* **Prompt**
An exact copy of every record is needed.
#### Source material
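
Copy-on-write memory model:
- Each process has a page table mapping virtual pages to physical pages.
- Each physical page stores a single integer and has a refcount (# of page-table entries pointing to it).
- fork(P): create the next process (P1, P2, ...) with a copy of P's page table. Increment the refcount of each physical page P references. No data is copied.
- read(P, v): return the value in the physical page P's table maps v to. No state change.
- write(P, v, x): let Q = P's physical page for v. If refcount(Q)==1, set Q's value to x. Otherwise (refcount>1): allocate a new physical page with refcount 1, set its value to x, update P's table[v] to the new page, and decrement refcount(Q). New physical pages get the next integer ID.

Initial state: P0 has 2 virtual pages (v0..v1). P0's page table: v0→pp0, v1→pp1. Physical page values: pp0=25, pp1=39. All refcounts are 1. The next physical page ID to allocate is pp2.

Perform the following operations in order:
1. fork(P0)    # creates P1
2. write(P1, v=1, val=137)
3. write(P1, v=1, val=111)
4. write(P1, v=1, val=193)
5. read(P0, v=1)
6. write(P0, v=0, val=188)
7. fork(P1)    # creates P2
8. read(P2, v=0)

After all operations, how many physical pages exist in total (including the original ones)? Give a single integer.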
########
* **Answer box**
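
Copy-on-write memory model:
- Each process has a page table mapping virtual pages to physical pages.
- Each physical page stores a single integer and has a refcount (# of page-table entries pointing to it).
- fork(P): create the next process (P1, P2, ...) with a copy of P's page table. Increment the refcount of each physical page P references. No data is copied.
- read(P, v): return the value in the physical page P's table maps v to. No state change.
- write(P, v, x): let Q = P's physical page for v. If refcount(Q)==1, set Q's value to x. Otherwise (refcount>1): allocate a new physical page with refcount 1, set its value to x, update P's table[v] to the new page, and decrement refcount(Q). New physical pages get the next integer ID.

Initial state: P0 has 2 virtual pages (v0..v1). P0's page table: v0→pp0, v1→pp1. Physical page values: pp0=25, pp1=39. All refcounts are 1. The next physical page ID to allocate is pp2.

Perform the following operations in order:
1. fork(P0)    # creates P1
2. write(P1, v=1, val=137)
3. write(P1, v=1, val=111)
4. write(P1, v=1, val=193)
5. read(P0, v=1)
6. write(P0, v=0, val=188)
7. fork(P1)    # creates P2
8. read(P2, v=0)

After all operations, how many physical pages exist in total (including the original ones)? Give a single integer.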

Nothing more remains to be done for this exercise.